(Input)

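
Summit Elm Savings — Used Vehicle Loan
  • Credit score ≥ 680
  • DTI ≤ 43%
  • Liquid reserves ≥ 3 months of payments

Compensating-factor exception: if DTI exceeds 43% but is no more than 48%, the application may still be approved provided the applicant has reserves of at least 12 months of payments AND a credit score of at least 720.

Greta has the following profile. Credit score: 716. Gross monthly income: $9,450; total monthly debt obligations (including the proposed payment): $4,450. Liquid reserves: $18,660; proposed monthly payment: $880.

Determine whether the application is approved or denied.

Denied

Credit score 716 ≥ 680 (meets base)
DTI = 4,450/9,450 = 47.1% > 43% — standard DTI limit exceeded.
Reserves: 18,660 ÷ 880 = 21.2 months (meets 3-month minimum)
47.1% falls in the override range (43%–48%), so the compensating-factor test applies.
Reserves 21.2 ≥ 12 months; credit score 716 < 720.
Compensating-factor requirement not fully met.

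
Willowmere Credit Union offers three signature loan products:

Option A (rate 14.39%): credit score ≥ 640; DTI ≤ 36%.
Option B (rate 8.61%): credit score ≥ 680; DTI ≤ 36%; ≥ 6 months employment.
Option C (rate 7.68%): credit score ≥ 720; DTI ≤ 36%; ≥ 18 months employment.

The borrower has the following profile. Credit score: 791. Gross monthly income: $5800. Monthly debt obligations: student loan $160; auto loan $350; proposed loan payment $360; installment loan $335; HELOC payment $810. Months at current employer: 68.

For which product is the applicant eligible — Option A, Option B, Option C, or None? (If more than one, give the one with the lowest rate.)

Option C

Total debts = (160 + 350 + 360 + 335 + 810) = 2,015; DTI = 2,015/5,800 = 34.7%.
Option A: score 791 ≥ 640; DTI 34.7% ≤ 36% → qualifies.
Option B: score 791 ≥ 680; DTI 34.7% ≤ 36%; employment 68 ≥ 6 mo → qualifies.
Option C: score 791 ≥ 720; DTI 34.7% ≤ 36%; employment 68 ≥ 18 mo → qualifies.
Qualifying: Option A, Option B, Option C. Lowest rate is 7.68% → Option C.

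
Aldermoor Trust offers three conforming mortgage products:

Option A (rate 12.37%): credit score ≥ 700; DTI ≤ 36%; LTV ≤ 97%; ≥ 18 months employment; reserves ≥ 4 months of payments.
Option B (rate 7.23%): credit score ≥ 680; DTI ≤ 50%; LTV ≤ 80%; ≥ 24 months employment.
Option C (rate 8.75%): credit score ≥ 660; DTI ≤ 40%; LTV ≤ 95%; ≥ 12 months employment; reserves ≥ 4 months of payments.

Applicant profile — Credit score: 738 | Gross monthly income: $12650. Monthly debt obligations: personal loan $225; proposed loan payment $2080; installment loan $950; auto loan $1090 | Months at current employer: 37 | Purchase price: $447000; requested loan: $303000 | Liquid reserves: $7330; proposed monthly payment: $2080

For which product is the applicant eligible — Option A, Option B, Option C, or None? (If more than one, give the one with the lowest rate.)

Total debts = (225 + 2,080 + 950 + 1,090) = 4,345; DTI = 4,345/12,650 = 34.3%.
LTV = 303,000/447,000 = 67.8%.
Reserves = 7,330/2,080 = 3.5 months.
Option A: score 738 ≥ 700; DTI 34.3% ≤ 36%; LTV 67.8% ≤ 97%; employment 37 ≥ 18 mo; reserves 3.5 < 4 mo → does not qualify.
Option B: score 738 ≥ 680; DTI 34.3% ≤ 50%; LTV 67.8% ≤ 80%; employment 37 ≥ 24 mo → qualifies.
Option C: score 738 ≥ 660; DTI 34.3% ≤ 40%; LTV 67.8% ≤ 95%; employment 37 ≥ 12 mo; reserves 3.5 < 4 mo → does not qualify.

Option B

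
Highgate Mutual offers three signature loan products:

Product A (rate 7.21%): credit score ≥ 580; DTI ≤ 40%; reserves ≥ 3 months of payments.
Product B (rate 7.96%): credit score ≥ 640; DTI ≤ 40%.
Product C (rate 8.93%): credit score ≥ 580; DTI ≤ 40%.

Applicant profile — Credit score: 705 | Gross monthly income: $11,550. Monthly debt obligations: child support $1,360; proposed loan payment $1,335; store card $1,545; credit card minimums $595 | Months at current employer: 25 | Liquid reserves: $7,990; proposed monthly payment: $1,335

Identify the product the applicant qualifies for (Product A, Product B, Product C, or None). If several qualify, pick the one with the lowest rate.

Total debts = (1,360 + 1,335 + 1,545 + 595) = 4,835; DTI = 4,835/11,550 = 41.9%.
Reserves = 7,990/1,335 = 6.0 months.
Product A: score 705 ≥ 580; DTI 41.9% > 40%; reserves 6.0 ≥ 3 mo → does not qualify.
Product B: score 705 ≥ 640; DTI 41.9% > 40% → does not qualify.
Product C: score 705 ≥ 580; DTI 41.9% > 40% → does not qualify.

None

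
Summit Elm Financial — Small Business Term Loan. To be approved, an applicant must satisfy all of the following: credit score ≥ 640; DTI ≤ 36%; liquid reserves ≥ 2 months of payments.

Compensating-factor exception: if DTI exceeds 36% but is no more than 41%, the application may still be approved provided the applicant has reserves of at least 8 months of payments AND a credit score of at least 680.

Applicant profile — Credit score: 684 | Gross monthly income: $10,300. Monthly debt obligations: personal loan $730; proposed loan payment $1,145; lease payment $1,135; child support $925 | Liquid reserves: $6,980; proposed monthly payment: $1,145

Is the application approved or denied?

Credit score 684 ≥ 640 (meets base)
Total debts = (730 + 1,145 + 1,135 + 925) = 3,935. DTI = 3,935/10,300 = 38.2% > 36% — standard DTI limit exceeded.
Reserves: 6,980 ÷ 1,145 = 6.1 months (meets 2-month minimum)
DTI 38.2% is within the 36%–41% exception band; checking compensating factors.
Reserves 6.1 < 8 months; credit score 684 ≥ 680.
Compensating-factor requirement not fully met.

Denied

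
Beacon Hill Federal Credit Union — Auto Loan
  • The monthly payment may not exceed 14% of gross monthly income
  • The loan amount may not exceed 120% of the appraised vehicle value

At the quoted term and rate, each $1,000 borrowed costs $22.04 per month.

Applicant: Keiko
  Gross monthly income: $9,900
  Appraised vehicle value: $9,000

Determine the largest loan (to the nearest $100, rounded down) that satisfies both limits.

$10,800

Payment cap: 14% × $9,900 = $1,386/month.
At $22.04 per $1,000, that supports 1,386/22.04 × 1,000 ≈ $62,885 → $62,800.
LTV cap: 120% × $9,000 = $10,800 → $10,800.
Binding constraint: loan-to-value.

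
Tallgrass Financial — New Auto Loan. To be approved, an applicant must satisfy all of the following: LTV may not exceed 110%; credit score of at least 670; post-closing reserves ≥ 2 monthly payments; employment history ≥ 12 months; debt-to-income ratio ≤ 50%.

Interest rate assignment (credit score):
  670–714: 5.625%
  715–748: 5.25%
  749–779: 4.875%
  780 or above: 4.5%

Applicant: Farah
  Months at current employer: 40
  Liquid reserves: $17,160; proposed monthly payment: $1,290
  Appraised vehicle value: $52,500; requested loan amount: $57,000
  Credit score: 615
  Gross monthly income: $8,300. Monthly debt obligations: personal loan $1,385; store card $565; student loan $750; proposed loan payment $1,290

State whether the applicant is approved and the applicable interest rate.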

(End Input)

◆ Assigned task: An identical copy of the preceding records should be returned.

◆ Output below:
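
Summit Elm Savings — Used Vehicle Loan
  • Credit score ≥ 680
  • DTI ≤ 43%
  • Liquid reserves ≥ 3 months of payments

Compensating-factor exception: if DTI exceeds 43% but is no more than 48%, the application may still be approved provided the applicant has reserves of at least 12 months of payments AND a credit score of at least 720.

Greta has the following profile. Credit score: 716. Gross monthly income: $9,450; total monthly debt obligations (including the proposed payment): $4,450. Liquid reserves: $18,660; proposed monthly payment: $880.

Determine whether the application is approved or denied.

Denied

Credit score 716 ≥ 680 (meets base)
DTI = 4,450/9,450 = 47.1% > 43% — standard DTI limit exceeded.
Reserves: 18,660 ÷ 880 = 21.2 months (meets 3-month minimum)
47.1% falls in the override range (43%–48%), so the compensating-factor test applies.
Reserves 21.2 ≥ 12 months; credit score 716 < 720.
Compensating-factor requirement not fully met.

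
Willowmere Credit Union offers three signature loan products:

Option A (rate 14.39%): credit score ≥ 640; DTI ≤ 36%.
Option B (rate 8.61%): credit score ≥ 680; DTI ≤ 36%; ≥ 6 months employment.
Option C (rate 7.68%): credit score ≥ 720; DTI ≤ 36%; ≥ 18 months employment.

The borrower has the following profile. Credit score: 791. Gross monthly income: $5800. Monthly debt obligations: student loan $160; auto loan $350; proposed loan payment $360; installment loan $335; HELOC payment $810. Months at current employer: 68.

For which product is the applicant eligible — Option A, Option B, Option C, or None? (If more than one, give the one with the lowest rate.)

Option C

Total debts = (160 + 350 + 360 + 335 + 810) = 2,015; DTI = 2,015/5,800 = 34.7%.
Option A: score 791 ≥ 640; DTI 34.7% ≤ 36% → qualifies.
Option B: score 791 ≥ 680; DTI 34.7% ≤ 36%; employment 68 ≥ 6 mo → qualifies.
Option C: score 791 ≥ 720; DTI 34.7% ≤ 36%; employment 68 ≥ 18 mo → qualifies.
Qualifying: Option A, Option B, Option C. Lowest rate is 7.68% → Option C.

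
Aldermoor Trust offers three conforming mortgage products:

Option A (rate 12.37%): credit score ≥ 700; DTI ≤ 36%; LTV ≤ 97%; ≥ 18 months employment; reserves ≥ 4 months of payments.
Option B (rate 7.23%): credit score ≥ 680; DTI ≤ 50%; LTV ≤ 80%; ≥ 24 months employment.
Option C (rate 8.75%): credit score ≥ 660; DTI ≤ 40%; LTV ≤ 95%; ≥ 12 months employment; reserves ≥ 4 months of payments.

Applicant profile — Credit score: 738 | Gross monthly income: $12650. Monthly debt obligations: personal loan $225; proposed loan payment $2080; installment loan $950; auto loan $1090 | Months at current employer: 37 | Purchase price: $447000; requested loan: $303000 | Liquid reserves: $7330; proposed monthly payment: $2080

For which product is the applicant eligible — Option A, Option B, Option C, or None? (If more than one, give the one with the lowest rate.)

Total debts = (225 + 2,080 + 950 + 1,090) = 4,345; DTI = 4,345/12,650 = 34.3%.
LTV = 303,000/447,000 = 67.8%.
Reserves = 7,330/2,080 = 3.5 months.
Option A: score 738 ≥ 700; DTI 34.3% ≤ 36%; LTV 67.8% ≤ 97%; employment 37 ≥ 18 mo; reserves 3.5 < 4 mo → does not qualify.
Option B: score 738 ≥ 680; DTI 34.3% ≤ 50%; LTV 67.8% ≤ 80%; employment 37 ≥ 24 mo → qualifies.
Option C: score 738 ≥ 660; DTI 34.3% ≤ 40%; LTV 67.8% ≤ 95%; employment 37 ≥ 12 mo; reserves 3.5 < 4 mo → does not qualify.

Option B

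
Highgate Mutual offers three signature loan products:

Product A (rate 7.21%): credit score ≥ 580; DTI ≤ 40%; reserves ≥ 3 months of payments.
Product B (rate 7.96%): credit score ≥ 640; DTI ≤ 40%.
Product C (rate 8.93%): credit score ≥ 580; DTI ≤ 40%.

Applicant profile — Credit score: 705 | Gross monthly income: $11,550. Monthly debt obligations: child support $1,360; proposed loan payment $1,335; store card $1,545; credit card minimums $595 | Months at current employer: 25 | Liquid reserves: $7,990; proposed monthly payment: $1,335

Identify the product the applicant qualifies for (Product A, Product B, Product C, or None). If several qualify, pick the one with the lowest rate.

Total debts = (1,360 + 1,335 + 1,545 + 595) = 4,835; DTI = 4,835/11,550 = 41.9%.
Reserves = 7,990/1,335 = 6.0 months.
Product A: score 705 ≥ 580; DTI 41.9% > 40%; reserves 6.0 ≥ 3 mo → does not qualify.
Product B: score 705 ≥ 640; DTI 41.9% > 40% → does not qualify.
Product C: score 705 ≥ 580; DTI 41.9% > 40% → does not qualify.

None

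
Summit Elm Financial — Small Business Term Loan. To be approved, an applicant must satisfy all of the following: credit score ≥ 640; DTI ≤ 36%; liquid reserves ≥ 2 months of payments.

Compensating-factor exception: if DTI exceeds 36% but is no more than 41%, the application may still be approved provided the applicant has reserves of at least 8 months of payments AND a credit score of at least 680.

Applicant profile — Credit score: 684 | Gross monthly income: $10,300. Monthly debt obligations: personal loan $730; proposed loan payment $1,145; lease payment $1,135; child support $925 | Liquid reserves: $6,980; proposed monthly payment: $1,145

Is the application approved or denied?

Credit score 684 ≥ 640 (meets base)
Total debts = (730 + 1,145 + 1,135 + 925) = 3,935. DTI = 3,935/10,300 = 38.2% > 36% — standard DTI limit exceeded.
Reserves: 6,980 ÷ 1,145 = 6.1 months (meets 2-month minimum)
DTI 38.2% is within the 36%–41% exception band; checking compensating factors.
Reserves 6.1 < 8 months; credit score 684 ≥ 680.
Compensating-factor requirement not fully met.

Denied

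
Beacon Hill Federal Credit Union — Auto Loan
  • The monthly payment may not exceed 14% of gross monthly income
  • The loan amount may not exceed 120% of the appraised vehicle value

At the quoted term and rate, each $1,000 borrowed costs $22.04 per month.

Applicant: Keiko
  Gross monthly income: $9,900
  Appraised vehicle value: $9,000

Determine the largest loan (to the nearest $100, rounded down) that satisfies both limits.

$10,800

Payment cap: 14% × $9,900 = $1,386/month.
At $22.04 per $1,000, that supports 1,386/22.04 × 1,000 ≈ $62,885 → $62,800.
LTV cap: 120% × $9,000 = $10,800 → $10,800.
Binding constraint: loan-to-value.

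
Tallgrass Financial — New Auto Loan. To be approved, an applicant must satisfy all of the following: LTV may not exceed 110%; credit score of at least 670; post-closing reserves ≥ 2 monthly payments; employment history ≥ 12 months; debt-to-income ratio ≤ 50%.

Interest rate assignment (credit score):
  670–714: 5.625%
  715–748: 5.25%
  749–779: 4.875%
  780 or above: 4.5%

Applicant: Farah
  Months at current employer: 40
  Liquid reserves: $17,160; proposed monthly payment: $1,290
  Appraised vehicle value: $52,500; requested loan amount: $57,000
  Credit score: 615
  Gross monthly income: $8,300. Monthly debt obligations: personal loan $1,385; store card $565; student loan $750; proposed loan payment $1,290

State whether the applicant is approved and the applicable interest rate.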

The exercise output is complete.